START Supplied records
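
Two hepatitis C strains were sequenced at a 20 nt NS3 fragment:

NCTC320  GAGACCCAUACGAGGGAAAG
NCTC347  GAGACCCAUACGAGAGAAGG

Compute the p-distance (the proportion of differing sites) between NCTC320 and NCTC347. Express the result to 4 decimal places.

0.1000

Mismatches occur at site 15 (G→A), site 19 (A→G).
There are 2 differences over 20 sites, so p = 2/20 = 0.1000.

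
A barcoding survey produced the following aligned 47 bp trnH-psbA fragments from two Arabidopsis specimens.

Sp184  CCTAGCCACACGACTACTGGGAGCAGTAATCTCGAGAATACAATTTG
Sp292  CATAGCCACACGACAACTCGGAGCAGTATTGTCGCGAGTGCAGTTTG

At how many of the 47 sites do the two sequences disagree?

9

Mismatches occur at site 2 (C/A), site 15 (T/A), site 19 (G/C), site 29 (A/T), site 31 (C/G), site 35 (A/C), site 38 (A/G), site 40 (A/G), site 43 (A/G).
That gives 9 mismatches out of 47 aligned sites, so the Hamming distance is 9.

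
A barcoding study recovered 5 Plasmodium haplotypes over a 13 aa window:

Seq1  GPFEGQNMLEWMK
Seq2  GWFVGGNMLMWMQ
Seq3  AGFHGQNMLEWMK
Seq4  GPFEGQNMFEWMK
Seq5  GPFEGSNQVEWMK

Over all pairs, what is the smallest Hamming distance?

1

Pairwise Hamming distances:
  Seq1 vs Seq2: 5
  Seq1 vs Seq3: 3
  Seq1 vs Seq4: 1
  Seq1 vs Seq5: 3
  Seq2 vs Seq3: 6
  Seq2 vs Seq4: 6
  Seq2 vs Seq5: 7
  Seq3 vs Seq4: 4
  Seq3 vs Seq5: 6
  Seq4 vs Seq5: 3
The smallest is 1, between Seq1 and Seq4.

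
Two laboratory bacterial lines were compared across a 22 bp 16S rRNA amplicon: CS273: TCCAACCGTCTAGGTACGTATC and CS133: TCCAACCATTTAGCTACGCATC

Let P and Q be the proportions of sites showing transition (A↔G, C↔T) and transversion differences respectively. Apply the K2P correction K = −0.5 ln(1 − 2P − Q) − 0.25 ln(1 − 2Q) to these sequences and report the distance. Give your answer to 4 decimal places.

0.2153

Mismatches occur at site 8 (G/A, transition), site 10 (C/T, transition), site 14 (G/C, transversion), site 19 (T/C, transition).
Of the 4 differences, 3 transitions and 1 transversion over 22 sites: P = 3/22 = 0.136364, Q = 1/22 = 0.045455.
d = −0.5·ln(0.681817) − 0.25·ln(0.909090) = −0.5·(-0.382994) − 0.25·(-0.095311) = 0.2153.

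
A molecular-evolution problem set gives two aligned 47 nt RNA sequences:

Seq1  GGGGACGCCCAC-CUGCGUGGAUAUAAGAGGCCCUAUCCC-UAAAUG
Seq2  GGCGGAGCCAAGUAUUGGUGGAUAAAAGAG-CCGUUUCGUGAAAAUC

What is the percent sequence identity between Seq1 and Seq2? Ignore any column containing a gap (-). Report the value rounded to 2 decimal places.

Excluding the 3 gap columns leaves 44 comparable sites.
The sequences differ at positions 3 (G/C), 5 (A/G), 6 (C/A), 10 (C/A), 12 (C/G), 14 (C/A), 16 (G/U), 17 (C/G), 25 (U/A), 34 (C/G), 36 (A/U), 39 (C/G), 40 (C/U), 42 (U/A), 47 (G/C).
29 of the 44 comparable sites match, so the percent identity is 29/44 × 100 = 65.91%.

65.91%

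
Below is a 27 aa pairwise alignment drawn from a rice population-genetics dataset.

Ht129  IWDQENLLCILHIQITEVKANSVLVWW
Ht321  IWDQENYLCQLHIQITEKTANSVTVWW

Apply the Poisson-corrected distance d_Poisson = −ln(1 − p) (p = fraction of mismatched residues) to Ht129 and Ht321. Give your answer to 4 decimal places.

0.2048

Differing sites — 7:L/Y; 10:I/Q; 18:V/K; 19:K/T; 24:L/T.
p = 5/27 = 0.185185.
d = −ln(1 − 0.185185) = −ln(0.814815) = 0.2048.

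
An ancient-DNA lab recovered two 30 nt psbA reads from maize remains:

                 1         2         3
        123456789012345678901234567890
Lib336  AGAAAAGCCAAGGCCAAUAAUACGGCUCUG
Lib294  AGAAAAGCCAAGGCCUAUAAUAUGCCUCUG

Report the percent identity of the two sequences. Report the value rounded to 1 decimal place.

Differing sites — 16:A/U; 23:C/U; 25:G/C.
27 of the 30 sites match, so the percent identity is 27/30 × 100 = 90.0%.

90.0%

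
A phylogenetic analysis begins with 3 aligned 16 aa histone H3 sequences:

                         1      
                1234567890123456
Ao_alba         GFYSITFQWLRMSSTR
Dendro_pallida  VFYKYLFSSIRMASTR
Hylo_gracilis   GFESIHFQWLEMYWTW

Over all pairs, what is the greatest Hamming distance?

Pairwise Hamming distances:
  Ao_alba vs Dendro_pallida: 8
  Ao_alba vs Hylo_gracilis: 6
  Dendro_pallida vs Hylo_gracilis: 12
The largest is 12, between Dendro_pallida and Hylo_gracilis.

12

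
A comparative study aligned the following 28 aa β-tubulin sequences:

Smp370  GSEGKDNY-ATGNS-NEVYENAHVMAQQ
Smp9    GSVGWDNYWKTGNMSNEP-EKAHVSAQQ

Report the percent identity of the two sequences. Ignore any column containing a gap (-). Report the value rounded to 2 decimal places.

Excluding the 3 gap columns leaves 25 comparable sites.
Differing sites — 3:E/V; 5:K/W; 10:A/K; 14:S/M; 18:V/P; 21:N/K; 25:M/S.
18 of the 25 comparable sites match, so the percent identity is 18/25 × 100 = 72.00%.

72.00%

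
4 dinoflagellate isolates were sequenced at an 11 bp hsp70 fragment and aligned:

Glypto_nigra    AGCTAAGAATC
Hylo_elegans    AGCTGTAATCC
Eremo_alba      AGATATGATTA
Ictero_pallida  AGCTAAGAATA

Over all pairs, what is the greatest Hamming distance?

Pairwise Hamming distances:
  Glypto_nigra vs Hylo_elegans: 5
  Glypto_nigra vs Eremo_alba: 4
  Glypto_nigra vs Ictero_pallida: 1
  Hylo_elegans vs Eremo_alba: 5
  Hylo_elegans vs Ictero_pallida: 6
  Eremo_alba vs Ictero_pallida: 3
The largest is 6, between Hylo_elegans and Ictero_pallida.

6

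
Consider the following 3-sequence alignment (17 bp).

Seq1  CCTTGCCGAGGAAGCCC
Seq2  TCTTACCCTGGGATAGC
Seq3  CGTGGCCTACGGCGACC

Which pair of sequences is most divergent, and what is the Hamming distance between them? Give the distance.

10

Pairwise Hamming distances:
  Seq1 vs Seq2: 8
  Seq1 vs Seq3: 7
  Seq2 vs Seq3: 10
The largest is 10, between Seq2 and Seq3.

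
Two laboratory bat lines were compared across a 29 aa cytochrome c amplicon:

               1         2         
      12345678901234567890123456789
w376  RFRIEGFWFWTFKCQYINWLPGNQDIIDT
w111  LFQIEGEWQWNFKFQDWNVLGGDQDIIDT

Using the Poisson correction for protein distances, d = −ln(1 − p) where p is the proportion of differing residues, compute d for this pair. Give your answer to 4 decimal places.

Mismatches occur at site 1 (R/L), site 3 (R/Q), site 7 (F/E), site 9 (F/Q), site 11 (T/N), site 14 (C/F), site 16 (Y/D), site 17 (I/W), site 19 (W/V), site 21 (P/G), site 23 (N/D).
p = 11/29 = 0.379310.
d = −ln(1 − 0.379310) = −ln(0.620690) = 0.4769.

0.4769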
END Supplied records
Problem description: Look through the entries above for the word "alignment". Say how many lines contain it, using only a number.

Exercise output: 2